Return the run of lines below that opens with the line containing "Estimate the fatigue" and closes with the line containing "Calculate the Hounsfield", keeping each one exact.

(DATA FOR ANALYSIS begins)

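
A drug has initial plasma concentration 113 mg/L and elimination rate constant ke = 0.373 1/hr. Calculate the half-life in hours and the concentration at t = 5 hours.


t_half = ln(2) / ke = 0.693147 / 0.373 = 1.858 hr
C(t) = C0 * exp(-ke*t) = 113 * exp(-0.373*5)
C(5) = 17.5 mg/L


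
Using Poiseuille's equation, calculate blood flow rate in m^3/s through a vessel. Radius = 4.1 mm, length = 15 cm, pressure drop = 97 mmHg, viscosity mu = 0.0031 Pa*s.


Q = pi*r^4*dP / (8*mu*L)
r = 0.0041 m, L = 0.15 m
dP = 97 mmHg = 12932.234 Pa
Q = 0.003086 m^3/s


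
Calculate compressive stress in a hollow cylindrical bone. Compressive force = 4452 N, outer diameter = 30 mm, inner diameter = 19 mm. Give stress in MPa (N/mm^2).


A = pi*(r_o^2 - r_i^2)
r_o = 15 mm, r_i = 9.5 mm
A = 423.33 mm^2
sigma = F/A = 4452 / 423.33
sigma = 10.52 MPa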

(DATA FOR ANALYSIS ends)
(DATA FOR ANALYSIS begins)

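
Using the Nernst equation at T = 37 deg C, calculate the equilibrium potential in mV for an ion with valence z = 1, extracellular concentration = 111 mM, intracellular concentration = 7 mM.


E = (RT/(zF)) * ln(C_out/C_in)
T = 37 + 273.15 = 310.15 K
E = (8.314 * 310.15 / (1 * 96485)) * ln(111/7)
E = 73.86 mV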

(DATA FOR ANALYSIS ends)
(DATA FOR ANALYSIS begins)

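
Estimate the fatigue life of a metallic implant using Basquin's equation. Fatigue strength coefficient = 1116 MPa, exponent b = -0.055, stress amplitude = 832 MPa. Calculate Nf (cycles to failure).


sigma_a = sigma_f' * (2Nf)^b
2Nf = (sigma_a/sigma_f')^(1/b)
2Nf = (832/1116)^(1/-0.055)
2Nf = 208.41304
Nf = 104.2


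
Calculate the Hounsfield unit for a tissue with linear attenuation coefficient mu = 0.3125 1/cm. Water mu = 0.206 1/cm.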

(DATA FOR ANALYSIS ends)

_EXERCISE ANSWER_.
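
Estimate the fatigue life of a metallic implant using Basquin's equation. Fatigue strength coefficient = 1116 MPa, exponent b = -0.055, stress amplitude = 832 MPa. Calculate Nf (cycles to failure).


sigma_a = sigma_f' * (2Nf)^b
2Nf = (sigma_a/sigma_f')^(1/b)
2Nf = (832/1116)^(1/-0.055)
2Nf = 208.41304
Nf = 104.2


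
Calculate the Hounsfield unit for a tissue with linear attenuation coefficient mu = 0.3125 1/cm. Water mu = 0.206 1/cm.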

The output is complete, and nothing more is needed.